_EXERCISE PROMPT_
Both the line below containing "Universes are predicative and non-cumulative, with Type₀" and the line containing "Notation: λ (x", along with every line between them, should be repeated exactly; no other line belongs in the answer.

_INFORMATION SUPPLIED_
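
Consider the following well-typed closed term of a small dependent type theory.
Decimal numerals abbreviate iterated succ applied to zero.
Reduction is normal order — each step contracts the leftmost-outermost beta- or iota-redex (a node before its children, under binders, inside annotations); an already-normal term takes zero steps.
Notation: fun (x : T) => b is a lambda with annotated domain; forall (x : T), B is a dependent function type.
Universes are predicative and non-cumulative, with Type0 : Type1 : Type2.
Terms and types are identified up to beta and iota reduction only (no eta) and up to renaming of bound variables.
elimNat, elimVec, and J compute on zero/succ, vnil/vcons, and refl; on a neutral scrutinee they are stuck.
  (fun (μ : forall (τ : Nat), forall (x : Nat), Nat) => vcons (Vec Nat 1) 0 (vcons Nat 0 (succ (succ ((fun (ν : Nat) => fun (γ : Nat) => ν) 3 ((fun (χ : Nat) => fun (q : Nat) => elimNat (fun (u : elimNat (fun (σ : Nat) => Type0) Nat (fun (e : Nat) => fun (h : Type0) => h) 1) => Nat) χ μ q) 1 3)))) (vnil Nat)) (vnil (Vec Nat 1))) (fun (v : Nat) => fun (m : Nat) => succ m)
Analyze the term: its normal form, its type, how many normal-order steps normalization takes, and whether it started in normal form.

normal form:
  vcons (Vec Nat 1) 0 (vcons Nat 0 5 (vnil Nat)) (vnil (Vec Nat 1))
inferred type:
  Vec (Vec Nat 1) 1
steps to reach normal form (normal order): 3
started in normal form: no
first redex: a beta-redex


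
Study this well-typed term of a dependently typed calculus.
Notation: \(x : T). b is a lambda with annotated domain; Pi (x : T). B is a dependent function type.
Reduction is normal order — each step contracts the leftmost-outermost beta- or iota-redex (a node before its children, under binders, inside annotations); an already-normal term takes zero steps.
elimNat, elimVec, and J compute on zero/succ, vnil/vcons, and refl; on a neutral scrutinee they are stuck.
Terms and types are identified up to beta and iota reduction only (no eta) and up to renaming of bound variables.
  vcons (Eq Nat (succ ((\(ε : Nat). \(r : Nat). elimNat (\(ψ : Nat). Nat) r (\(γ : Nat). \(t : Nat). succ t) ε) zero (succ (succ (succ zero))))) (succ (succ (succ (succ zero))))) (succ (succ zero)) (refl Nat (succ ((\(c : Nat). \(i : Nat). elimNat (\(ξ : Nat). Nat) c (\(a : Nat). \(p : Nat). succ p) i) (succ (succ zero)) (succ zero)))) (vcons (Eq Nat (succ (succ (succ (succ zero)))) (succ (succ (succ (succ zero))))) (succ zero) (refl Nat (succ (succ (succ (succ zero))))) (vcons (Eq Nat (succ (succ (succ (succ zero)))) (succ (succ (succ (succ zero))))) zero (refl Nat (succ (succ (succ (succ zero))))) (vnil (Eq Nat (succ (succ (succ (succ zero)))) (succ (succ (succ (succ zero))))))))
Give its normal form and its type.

resulting normal form:
  vcons (Eq Nat (succ (succ (succ (succ zero)))) (succ (succ (succ (succ zero))))) (succ (succ zero)) (refl Nat (succ (succ (succ (succ zero))))) (vcons (Eq Nat (succ (succ (succ (succ zero)))) (succ (succ (succ (succ zero))))) (succ zero) (refl Nat (succ (succ (succ (succ zero))))) (vcons (Eq Nat (succ (succ (succ (succ zero)))) (succ (succ (succ (succ zero))))) zero (refl Nat (succ (succ (succ (succ zero))))) (vnil (Eq Nat (succ (succ (succ (succ zero)))) (succ (succ (succ (succ zero))))))))
type:
  Vec (Eq Nat (succ (succ (succ (succ zero)))) (succ (succ (succ (succ zero))))) (succ (succ (succ zero)))


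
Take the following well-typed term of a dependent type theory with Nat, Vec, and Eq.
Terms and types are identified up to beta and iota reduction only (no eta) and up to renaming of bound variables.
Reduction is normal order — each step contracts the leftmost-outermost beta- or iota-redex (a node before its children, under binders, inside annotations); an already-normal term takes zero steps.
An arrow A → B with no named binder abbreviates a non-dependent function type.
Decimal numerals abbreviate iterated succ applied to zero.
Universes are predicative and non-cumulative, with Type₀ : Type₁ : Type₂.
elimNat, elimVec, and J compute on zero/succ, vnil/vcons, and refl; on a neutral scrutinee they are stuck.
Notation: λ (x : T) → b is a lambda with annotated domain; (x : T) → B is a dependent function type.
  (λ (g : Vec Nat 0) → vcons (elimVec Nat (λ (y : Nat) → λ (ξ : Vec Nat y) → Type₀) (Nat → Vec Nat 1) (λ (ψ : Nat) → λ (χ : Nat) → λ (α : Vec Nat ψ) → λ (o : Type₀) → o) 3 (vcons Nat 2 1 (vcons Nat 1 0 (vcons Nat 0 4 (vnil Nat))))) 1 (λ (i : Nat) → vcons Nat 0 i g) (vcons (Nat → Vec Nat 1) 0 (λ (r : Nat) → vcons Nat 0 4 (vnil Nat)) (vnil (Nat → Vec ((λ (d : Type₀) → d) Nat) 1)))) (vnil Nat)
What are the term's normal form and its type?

resulting normal form:
  vcons (Nat → Vec Nat 1) 1 (λ (g : Nat) → vcons Nat 0 g (vnil Nat)) (vcons (Nat → Vec Nat 1) 0 (λ (y : Nat) → vcons Nat 0 4 (vnil Nat)) (vnil (Nat → Vec Nat 1)))
type:
  Vec (Nat → Vec Nat 1) 2
observation: the first redex contracted is a beta-redex; the normal form is reached in 18 normal-order steps.


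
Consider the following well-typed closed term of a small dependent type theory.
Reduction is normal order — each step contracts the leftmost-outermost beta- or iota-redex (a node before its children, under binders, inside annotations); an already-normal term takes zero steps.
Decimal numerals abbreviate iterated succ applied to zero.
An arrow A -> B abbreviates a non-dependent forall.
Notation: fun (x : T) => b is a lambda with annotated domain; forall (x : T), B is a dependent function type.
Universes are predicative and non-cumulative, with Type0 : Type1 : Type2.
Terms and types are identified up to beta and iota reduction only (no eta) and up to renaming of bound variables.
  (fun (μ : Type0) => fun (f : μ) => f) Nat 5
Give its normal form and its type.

normal form:
  5
the term's type:
  Nat
observation: the term reaches its normal form after 2 normal-order steps.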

_ANSWER SPACE_
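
Universes are predicative and non-cumulative, with Type₀ : Type₁ : Type₂.
elimNat, elimVec, and J compute on zero/succ, vnil/vcons, and refl; on a neutral scrutinee they are stuck.
Notation: λ (x : T) → b is a lambda with annotated domain; (x : T) → B is a dependent function type.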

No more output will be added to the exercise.